SUPPLIED MATERIAL START

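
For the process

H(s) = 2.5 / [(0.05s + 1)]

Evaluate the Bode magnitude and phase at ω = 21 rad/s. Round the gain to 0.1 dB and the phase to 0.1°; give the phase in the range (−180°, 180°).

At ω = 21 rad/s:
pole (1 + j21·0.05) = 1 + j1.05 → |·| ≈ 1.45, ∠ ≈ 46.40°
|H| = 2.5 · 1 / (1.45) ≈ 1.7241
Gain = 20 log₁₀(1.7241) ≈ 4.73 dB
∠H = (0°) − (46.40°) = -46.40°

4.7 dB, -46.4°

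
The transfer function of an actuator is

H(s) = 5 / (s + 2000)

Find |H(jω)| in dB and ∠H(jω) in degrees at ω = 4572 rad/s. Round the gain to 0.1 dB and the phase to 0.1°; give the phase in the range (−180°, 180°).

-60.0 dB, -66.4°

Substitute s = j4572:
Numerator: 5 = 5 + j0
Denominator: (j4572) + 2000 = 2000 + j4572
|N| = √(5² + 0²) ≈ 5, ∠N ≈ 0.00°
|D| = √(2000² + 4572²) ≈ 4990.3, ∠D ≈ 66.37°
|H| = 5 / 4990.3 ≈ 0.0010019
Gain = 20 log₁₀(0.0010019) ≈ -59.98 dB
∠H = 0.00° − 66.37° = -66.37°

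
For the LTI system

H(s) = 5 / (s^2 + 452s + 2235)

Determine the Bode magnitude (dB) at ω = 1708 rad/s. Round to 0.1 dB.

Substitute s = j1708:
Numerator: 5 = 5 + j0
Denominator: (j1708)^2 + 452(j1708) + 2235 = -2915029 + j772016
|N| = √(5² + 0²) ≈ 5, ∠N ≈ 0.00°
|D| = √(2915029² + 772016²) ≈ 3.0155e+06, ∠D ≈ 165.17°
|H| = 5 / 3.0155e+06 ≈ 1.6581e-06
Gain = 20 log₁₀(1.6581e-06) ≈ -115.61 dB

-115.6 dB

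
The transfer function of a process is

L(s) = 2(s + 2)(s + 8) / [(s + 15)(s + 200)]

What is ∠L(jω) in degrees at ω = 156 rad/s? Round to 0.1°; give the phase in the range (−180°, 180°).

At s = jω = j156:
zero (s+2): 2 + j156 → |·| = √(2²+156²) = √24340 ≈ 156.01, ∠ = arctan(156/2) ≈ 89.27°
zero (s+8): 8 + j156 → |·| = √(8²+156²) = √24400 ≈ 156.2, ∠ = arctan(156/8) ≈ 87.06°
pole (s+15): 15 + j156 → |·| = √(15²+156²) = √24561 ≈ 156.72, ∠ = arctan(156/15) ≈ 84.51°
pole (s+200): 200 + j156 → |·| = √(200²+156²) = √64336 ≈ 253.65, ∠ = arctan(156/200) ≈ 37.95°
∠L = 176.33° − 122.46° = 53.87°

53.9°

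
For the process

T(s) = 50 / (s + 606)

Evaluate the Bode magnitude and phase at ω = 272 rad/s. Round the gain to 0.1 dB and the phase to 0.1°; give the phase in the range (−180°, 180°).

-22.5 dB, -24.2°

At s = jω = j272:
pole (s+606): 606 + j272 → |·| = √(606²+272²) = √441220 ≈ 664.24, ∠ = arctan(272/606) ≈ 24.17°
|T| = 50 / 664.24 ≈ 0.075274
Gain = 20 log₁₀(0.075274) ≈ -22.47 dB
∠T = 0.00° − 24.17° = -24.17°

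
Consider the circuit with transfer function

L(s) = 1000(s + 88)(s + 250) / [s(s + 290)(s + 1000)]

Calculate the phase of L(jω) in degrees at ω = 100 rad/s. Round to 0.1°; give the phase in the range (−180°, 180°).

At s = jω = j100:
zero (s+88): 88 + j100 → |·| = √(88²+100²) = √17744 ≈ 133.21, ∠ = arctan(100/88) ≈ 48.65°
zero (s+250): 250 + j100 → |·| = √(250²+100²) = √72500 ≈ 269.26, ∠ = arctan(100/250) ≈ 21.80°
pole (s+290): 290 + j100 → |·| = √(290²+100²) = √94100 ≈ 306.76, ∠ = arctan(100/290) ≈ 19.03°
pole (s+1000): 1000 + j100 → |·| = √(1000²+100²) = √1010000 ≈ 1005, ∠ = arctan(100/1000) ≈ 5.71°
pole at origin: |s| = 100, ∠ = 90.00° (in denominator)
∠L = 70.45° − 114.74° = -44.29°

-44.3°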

SUPPLIED MATERIAL END

▶ _EXERCISE_
Starting at the line that contains "Consider the circuit with transfer function", transcribe every line through the last line of the entries above, exactly, and nothing else.

▶ _RESULT OF THE EXERCISE_
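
Consider the circuit with transfer function

L(s) = 1000(s + 88)(s + 250) / [s(s + 290)(s + 1000)]

Calculate the phase of L(jω) in degrees at ω = 100 rad/s. Round to 0.1°; give the phase in the range (−180°, 180°).

At s = jω = j100:
zero (s+88): 88 + j100 → |·| = √(88²+100²) = √17744 ≈ 133.21, ∠ = arctan(100/88) ≈ 48.65°
zero (s+250): 250 + j100 → |·| = √(250²+100²) = √72500 ≈ 269.26, ∠ = arctan(100/250) ≈ 21.80°
pole (s+290): 290 + j100 → |·| = √(290²+100²) = √94100 ≈ 306.76, ∠ = arctan(100/290) ≈ 19.03°
pole (s+1000): 1000 + j100 → |·| = √(1000²+100²) = √1010000 ≈ 1005, ∠ = arctan(100/1000) ≈ 5.71°
pole at origin: |s| = 100, ∠ = 90.00° (in denominator)
∠L = 70.45° − 114.74° = -44.29°

-44.3°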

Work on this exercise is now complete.